Available data
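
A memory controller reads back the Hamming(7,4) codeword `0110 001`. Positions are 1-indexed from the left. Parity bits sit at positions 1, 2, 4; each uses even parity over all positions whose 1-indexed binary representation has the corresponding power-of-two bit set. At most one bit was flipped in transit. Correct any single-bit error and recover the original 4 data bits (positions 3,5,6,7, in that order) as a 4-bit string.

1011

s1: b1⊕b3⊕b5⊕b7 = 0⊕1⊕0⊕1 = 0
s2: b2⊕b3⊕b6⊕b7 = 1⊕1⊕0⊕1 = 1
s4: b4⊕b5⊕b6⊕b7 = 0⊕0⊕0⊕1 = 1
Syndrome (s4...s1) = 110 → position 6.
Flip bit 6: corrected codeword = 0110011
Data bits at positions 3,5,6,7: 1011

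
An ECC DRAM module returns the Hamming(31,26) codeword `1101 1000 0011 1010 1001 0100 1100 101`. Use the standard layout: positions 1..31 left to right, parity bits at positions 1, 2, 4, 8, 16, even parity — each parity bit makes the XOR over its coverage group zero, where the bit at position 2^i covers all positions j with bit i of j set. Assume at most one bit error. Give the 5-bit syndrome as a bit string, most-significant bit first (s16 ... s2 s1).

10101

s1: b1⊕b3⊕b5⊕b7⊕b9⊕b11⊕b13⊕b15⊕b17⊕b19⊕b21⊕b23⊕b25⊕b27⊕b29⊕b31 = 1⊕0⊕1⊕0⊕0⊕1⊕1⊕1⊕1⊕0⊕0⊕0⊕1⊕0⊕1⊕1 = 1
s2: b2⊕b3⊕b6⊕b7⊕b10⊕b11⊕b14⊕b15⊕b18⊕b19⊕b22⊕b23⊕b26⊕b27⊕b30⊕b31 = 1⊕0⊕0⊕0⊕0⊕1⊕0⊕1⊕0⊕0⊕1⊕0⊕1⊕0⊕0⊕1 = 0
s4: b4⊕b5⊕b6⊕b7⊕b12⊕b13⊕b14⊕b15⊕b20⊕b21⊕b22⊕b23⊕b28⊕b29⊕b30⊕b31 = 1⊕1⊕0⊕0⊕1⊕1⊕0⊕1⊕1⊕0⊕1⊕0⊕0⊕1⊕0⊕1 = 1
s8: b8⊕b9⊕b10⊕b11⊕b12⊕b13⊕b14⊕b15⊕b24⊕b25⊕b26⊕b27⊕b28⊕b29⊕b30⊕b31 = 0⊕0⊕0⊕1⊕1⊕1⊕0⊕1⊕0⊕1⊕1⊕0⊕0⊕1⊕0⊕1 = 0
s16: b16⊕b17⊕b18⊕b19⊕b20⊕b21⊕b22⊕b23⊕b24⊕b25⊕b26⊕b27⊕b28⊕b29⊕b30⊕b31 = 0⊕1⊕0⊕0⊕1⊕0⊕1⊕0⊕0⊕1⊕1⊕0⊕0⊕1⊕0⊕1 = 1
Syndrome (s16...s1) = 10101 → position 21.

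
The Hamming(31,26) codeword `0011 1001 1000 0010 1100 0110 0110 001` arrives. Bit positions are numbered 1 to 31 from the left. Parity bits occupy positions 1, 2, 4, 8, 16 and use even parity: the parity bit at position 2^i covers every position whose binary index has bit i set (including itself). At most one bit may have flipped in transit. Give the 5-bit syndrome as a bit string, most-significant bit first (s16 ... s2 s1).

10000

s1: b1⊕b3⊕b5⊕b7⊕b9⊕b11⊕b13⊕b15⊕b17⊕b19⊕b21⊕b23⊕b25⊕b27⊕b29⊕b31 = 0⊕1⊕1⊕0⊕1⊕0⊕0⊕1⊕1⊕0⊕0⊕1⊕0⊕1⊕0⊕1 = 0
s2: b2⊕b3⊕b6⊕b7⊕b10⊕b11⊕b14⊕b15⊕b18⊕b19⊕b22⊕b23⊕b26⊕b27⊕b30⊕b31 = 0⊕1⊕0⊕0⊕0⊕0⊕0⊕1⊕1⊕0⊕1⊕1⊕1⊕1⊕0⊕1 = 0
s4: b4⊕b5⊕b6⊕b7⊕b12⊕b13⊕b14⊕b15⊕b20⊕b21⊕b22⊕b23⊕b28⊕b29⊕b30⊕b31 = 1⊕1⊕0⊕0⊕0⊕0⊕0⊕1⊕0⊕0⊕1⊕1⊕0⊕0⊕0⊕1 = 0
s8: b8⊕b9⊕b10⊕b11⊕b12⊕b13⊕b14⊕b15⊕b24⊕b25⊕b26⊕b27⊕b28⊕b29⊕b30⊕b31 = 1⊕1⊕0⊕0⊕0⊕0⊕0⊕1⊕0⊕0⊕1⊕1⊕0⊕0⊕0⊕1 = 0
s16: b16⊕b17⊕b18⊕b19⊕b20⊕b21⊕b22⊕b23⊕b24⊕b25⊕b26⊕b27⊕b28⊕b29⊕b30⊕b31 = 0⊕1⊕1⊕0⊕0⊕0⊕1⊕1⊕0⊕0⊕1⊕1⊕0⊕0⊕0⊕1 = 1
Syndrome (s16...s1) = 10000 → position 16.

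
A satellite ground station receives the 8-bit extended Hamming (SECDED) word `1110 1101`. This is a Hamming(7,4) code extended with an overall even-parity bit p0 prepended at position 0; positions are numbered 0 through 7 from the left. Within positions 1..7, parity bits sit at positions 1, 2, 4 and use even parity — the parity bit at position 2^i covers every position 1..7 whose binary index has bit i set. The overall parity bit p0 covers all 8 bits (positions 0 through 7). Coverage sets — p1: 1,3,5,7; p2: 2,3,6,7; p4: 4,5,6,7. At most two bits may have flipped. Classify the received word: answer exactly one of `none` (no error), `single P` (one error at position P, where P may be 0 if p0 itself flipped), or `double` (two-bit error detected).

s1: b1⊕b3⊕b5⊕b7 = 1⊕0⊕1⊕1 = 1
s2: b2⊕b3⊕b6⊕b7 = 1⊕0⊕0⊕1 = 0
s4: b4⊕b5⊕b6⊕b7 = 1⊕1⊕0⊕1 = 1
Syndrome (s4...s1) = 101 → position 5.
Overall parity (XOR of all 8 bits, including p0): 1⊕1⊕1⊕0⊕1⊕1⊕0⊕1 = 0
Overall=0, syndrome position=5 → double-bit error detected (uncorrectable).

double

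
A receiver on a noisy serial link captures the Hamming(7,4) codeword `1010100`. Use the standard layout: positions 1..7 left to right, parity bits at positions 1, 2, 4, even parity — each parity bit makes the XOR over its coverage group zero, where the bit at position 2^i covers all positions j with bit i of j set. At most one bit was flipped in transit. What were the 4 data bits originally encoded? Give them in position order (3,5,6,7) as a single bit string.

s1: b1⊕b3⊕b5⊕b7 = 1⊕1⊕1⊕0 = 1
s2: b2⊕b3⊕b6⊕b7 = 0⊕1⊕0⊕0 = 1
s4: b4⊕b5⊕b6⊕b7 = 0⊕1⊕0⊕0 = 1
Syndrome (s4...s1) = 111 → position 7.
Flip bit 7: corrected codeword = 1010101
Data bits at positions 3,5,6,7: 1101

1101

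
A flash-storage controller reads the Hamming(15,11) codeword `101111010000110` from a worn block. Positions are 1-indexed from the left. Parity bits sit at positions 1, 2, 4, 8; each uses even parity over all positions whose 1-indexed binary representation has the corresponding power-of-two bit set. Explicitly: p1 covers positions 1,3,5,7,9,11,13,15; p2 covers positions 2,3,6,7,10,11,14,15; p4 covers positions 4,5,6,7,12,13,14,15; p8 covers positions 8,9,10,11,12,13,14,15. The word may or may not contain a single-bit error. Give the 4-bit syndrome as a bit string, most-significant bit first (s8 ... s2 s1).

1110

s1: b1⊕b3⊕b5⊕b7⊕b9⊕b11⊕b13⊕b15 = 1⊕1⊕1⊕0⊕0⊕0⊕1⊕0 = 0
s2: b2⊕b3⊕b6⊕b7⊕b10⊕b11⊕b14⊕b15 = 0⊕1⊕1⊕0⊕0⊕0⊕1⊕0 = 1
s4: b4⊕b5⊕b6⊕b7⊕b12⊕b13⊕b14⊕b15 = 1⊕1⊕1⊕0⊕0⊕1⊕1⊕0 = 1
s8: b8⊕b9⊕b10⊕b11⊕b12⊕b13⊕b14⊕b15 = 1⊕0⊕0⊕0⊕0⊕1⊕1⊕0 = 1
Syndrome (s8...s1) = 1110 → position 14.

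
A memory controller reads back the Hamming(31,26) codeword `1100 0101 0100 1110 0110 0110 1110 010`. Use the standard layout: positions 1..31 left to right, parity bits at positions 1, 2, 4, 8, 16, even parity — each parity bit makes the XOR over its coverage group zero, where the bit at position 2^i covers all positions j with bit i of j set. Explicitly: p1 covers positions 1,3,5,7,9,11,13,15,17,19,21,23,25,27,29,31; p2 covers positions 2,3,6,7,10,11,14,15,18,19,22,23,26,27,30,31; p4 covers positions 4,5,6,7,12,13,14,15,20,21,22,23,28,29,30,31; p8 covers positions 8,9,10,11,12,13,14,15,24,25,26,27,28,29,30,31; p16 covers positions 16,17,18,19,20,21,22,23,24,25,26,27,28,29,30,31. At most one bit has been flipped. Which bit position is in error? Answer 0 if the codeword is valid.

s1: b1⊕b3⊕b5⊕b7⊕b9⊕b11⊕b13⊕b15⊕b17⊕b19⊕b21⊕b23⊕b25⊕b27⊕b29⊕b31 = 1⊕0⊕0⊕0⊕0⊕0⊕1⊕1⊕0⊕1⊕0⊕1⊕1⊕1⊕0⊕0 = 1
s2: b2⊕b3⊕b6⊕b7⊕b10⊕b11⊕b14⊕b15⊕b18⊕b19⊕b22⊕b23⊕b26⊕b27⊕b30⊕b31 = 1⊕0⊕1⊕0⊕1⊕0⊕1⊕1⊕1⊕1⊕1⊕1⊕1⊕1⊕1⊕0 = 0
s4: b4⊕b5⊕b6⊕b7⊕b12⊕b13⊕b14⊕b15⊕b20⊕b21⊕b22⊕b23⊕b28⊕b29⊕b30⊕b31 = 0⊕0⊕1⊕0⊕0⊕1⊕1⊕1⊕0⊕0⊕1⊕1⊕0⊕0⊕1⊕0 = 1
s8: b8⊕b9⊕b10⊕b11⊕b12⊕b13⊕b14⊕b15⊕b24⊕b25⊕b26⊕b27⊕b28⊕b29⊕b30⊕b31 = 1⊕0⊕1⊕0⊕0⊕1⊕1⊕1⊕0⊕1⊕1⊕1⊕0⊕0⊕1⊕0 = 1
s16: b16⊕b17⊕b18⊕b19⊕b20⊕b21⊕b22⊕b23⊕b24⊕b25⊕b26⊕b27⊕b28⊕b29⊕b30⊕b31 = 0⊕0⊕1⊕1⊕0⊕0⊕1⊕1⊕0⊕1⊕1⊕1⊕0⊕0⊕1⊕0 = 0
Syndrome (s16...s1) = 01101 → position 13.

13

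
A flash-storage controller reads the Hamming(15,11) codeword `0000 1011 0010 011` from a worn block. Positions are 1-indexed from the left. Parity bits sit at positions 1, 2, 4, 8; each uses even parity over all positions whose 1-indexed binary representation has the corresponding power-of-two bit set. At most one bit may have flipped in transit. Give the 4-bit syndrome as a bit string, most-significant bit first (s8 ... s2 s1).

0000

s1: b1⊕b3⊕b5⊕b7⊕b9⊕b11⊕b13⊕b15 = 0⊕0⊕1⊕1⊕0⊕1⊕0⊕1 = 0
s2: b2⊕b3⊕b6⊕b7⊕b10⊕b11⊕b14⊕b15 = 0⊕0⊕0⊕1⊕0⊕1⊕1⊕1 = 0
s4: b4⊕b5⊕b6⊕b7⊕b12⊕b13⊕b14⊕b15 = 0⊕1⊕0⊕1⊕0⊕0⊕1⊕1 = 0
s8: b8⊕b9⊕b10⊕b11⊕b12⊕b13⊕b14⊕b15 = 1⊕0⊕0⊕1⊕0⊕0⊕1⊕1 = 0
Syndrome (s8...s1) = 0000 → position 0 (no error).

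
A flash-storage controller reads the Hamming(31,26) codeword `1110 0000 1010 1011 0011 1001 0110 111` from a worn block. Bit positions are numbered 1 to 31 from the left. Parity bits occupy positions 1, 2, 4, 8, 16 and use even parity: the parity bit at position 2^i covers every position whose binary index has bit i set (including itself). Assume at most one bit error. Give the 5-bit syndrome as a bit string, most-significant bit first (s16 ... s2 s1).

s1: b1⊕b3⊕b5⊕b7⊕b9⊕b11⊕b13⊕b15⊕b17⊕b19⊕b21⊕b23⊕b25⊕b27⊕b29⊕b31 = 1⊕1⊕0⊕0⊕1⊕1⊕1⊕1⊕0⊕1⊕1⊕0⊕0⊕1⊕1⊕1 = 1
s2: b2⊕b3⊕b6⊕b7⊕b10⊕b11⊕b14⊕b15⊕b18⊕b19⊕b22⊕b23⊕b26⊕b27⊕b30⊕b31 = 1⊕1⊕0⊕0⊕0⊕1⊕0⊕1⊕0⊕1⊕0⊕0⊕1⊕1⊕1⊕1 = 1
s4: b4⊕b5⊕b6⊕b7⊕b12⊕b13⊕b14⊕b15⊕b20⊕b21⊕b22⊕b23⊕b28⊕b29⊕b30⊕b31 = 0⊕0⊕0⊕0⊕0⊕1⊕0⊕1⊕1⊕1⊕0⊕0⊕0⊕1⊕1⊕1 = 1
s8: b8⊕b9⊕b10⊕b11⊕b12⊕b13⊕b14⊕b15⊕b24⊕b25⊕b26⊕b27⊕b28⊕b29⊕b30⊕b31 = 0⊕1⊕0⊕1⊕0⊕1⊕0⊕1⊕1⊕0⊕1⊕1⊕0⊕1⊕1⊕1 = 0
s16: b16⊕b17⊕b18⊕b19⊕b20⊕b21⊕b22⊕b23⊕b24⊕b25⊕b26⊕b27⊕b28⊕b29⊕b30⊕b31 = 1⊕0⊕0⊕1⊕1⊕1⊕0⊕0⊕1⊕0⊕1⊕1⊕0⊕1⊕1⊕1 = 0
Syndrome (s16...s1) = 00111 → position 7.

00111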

Task details
Each line from the one containing "A flash-storage controller reads the Hamming(31,26)" to the end of the listing above must be printed exactly, and no other line may appear.

Written response
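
A flash-storage controller reads the Hamming(31,26) codeword `1110 0000 1010 1011 0011 1001 0110 111` from a worn block. Bit positions are numbered 1 to 31 from the left. Parity bits occupy positions 1, 2, 4, 8, 16 and use even parity: the parity bit at position 2^i covers every position whose binary index has bit i set (including itself). Assume at most one bit error. Give the 5-bit syndrome as a bit string, most-significant bit first (s16 ... s2 s1).

s1: b1⊕b3⊕b5⊕b7⊕b9⊕b11⊕b13⊕b15⊕b17⊕b19⊕b21⊕b23⊕b25⊕b27⊕b29⊕b31 = 1⊕1⊕0⊕0⊕1⊕1⊕1⊕1⊕0⊕1⊕1⊕0⊕0⊕1⊕1⊕1 = 1
s2: b2⊕b3⊕b6⊕b7⊕b10⊕b11⊕b14⊕b15⊕b18⊕b19⊕b22⊕b23⊕b26⊕b27⊕b30⊕b31 = 1⊕1⊕0⊕0⊕0⊕1⊕0⊕1⊕0⊕1⊕0⊕0⊕1⊕1⊕1⊕1 = 1
s4: b4⊕b5⊕b6⊕b7⊕b12⊕b13⊕b14⊕b15⊕b20⊕b21⊕b22⊕b23⊕b28⊕b29⊕b30⊕b31 = 0⊕0⊕0⊕0⊕0⊕1⊕0⊕1⊕1⊕1⊕0⊕0⊕0⊕1⊕1⊕1 = 1
s8: b8⊕b9⊕b10⊕b11⊕b12⊕b13⊕b14⊕b15⊕b24⊕b25⊕b26⊕b27⊕b28⊕b29⊕b30⊕b31 = 0⊕1⊕0⊕1⊕0⊕1⊕0⊕1⊕1⊕0⊕1⊕1⊕0⊕1⊕1⊕1 = 0
s16: b16⊕b17⊕b18⊕b19⊕b20⊕b21⊕b22⊕b23⊕b24⊕b25⊕b26⊕b27⊕b28⊕b29⊕b30⊕b31 = 1⊕0⊕0⊕1⊕1⊕1⊕0⊕0⊕1⊕0⊕1⊕1⊕0⊕1⊕1⊕1 = 0
Syndrome (s16...s1) = 00111 → position 7.

00111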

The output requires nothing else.